───── Data under study ─────

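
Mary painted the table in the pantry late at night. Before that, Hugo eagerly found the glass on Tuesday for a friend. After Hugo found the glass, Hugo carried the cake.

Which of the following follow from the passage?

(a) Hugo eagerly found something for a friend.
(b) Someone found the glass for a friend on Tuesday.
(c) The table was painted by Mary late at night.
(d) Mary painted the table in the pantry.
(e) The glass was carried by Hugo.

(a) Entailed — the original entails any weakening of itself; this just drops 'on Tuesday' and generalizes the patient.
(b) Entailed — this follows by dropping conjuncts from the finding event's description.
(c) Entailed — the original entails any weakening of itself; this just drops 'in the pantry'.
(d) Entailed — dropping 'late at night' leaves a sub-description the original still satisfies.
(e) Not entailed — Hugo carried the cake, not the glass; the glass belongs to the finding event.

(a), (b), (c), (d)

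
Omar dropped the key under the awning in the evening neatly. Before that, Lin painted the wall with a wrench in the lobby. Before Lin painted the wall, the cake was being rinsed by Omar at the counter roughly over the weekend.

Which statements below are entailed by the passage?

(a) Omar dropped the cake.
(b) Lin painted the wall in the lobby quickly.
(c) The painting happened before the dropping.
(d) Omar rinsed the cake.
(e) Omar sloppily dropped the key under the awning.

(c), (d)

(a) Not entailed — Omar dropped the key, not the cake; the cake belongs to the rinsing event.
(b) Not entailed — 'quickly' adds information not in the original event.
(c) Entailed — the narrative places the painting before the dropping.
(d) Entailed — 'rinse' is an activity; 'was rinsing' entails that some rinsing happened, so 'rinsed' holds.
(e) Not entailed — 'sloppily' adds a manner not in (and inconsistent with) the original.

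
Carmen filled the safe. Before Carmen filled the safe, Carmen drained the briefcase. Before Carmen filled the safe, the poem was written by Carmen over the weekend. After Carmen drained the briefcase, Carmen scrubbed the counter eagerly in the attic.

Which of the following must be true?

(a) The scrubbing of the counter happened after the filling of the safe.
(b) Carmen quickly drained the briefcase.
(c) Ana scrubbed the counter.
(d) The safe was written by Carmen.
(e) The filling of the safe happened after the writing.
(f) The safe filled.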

─────

> Task brief
Only a number is expected here: the count of lines in the listing that hold the string "Mary".

> Response to this exercise
3